▶ _Your goal_
Look for the string "virus" in the data below, and copy each line that holds it.

▶ _Stored data_
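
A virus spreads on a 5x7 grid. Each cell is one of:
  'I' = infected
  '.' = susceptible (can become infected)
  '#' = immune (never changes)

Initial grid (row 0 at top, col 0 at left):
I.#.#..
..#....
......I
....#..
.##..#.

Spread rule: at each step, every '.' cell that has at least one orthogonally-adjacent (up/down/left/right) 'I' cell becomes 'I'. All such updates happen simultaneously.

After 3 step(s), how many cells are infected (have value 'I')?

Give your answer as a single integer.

Step 0 (initial): 2 infected
Step 1: +5 new -> 7 infected
Step 2: +7 new -> 14 infected
Step 3: +5 new -> 19 infected

Answer: 19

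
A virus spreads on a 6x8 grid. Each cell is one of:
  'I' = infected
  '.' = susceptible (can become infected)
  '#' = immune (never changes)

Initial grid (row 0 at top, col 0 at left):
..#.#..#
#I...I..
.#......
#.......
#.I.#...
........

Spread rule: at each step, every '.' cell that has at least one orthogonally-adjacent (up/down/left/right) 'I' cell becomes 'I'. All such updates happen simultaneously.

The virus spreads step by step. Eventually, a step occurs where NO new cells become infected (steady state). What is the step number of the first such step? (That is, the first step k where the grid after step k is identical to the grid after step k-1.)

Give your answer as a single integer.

Step 0 (initial): 3 infected
Step 1: +10 new -> 13 infected
Step 2: +12 new -> 25 infected
Step 3: +8 new -> 33 infected
Step 4: +3 new -> 36 infected
Step 5: +2 new -> 38 infected
Step 6: +1 new -> 39 infected
Step 7: +0 new -> 39 infected

Answer: 7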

▶ _Your solution_
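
A virus spreads on a 5x7 grid. Each cell is one of:
A virus spreads on a 6x8 grid. Each cell is one of:
The virus spreads step by step. Eventually, a step occurs where NO new cells become infected (steady state). What is the step number of the first such step? (That is, the first step k where the grid after step k is identical to the grid after step k-1.)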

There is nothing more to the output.